TASK DETAILS - Exactly as written, retype all of the records that come next.

DATA -
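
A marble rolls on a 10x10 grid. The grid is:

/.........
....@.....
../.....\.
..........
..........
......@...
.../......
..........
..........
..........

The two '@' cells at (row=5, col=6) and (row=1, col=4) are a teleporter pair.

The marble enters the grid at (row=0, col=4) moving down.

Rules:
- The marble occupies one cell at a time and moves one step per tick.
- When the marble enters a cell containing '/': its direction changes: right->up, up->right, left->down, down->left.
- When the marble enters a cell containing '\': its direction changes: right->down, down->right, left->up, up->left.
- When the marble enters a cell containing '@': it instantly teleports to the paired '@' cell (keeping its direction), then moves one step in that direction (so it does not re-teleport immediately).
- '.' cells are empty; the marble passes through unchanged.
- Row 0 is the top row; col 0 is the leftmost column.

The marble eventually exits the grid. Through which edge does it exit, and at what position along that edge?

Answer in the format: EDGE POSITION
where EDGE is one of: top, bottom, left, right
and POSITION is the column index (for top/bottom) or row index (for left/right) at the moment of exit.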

RESULT OF THE TASK -
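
A marble rolls on a 10x10 grid. The grid is:

/.........
....@.....
../.....\.
..........
..........
......@...
.../......
..........
..........
..........

The two '@' cells at (row=5, col=6) and (row=1, col=4) are a teleporter pair.

The marble enters the grid at (row=0, col=4) moving down.

Rules:
- The marble occupies one cell at a time and moves one step per tick.
- When the marble enters a cell containing '/': its direction changes: right->up, up->right, left->down, down->left.
- When the marble enters a cell containing '\': its direction changes: right->down, down->right, left->up, up->left.
- When the marble enters a cell containing '@': it instantly teleports to the paired '@' cell (keeping its direction), then moves one step in that direction (so it does not re-teleport immediately).
- '.' cells are empty; the marble passes through unchanged.
- Row 0 is the top row; col 0 is the leftmost column.

The marble eventually exits the grid. Through which edge does it exit, and at what position along that edge?

Answer in the format: EDGE POSITION
where EDGE is one of: top, bottom, left, right
and POSITION is the column index (for top/bottom) or row index (for left/right) at the moment of exit.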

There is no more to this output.